• [Goal of the exercise]:
Every entry should be returned exactly. Omit none of them.

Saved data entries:
════

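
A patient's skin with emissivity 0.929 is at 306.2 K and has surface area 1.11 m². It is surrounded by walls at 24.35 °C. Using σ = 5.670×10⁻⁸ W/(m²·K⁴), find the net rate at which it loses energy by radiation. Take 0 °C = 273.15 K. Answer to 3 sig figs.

Surroundings: T = 24.35 °C + 273.15 = 297.50 K.
Area A = 1.11 m².
Net radiated power P_net = εσA(T⁴ − T₀⁴) = 0.929×5.670×10⁻⁸×1.11×(306.2⁴ − 297.50⁴).
T⁴ − T₀⁴ = 8.79065×10⁹ − 7.83336×10⁹ = 9.57290×10⁸ K⁴, so P_net = 56.0 W.

Net loss ≈ 56.0 W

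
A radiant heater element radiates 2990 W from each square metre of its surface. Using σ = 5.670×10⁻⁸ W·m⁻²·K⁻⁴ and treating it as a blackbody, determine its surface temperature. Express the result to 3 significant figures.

I = σT⁴, so T = (I/σ)^(1/4) = (2990/(5.670×10⁻⁸))^(1/4) = 479 K.

T ≈ 479 K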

════

• [Expected answer]:
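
A patient's skin with emissivity 0.929 is at 306.2 K and has surface area 1.11 m². It is surrounded by walls at 24.35 °C. Using σ = 5.670×10⁻⁸ W/(m²·K⁴), find the net rate at which it loses energy by radiation. Take 0 °C = 273.15 K. Answer to 3 sig figs.

Surroundings: T = 24.35 °C + 273.15 = 297.50 K.
Area A = 1.11 m².
Net radiated power P_net = εσA(T⁴ − T₀⁴) = 0.929×5.670×10⁻⁸×1.11×(306.2⁴ − 297.50⁴).
T⁴ − T₀⁴ = 8.79065×10⁹ − 7.83336×10⁹ = 9.57290×10⁸ K⁴, so P_net = 56.0 W.

Net loss ≈ 56.0 W

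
A radiant heater element radiates 2990 W from each square metre of its surface. Using σ = 5.670×10⁻⁸ W·m⁻²·K⁻⁴ and treating it as a blackbody, determine its surface temperature. Express the result to 3 significant figures.

I = σT⁴, so T = (I/σ)^(1/4) = (2990/(5.670×10⁻⁸))^(1/4) = 479 K.

T ≈ 479 K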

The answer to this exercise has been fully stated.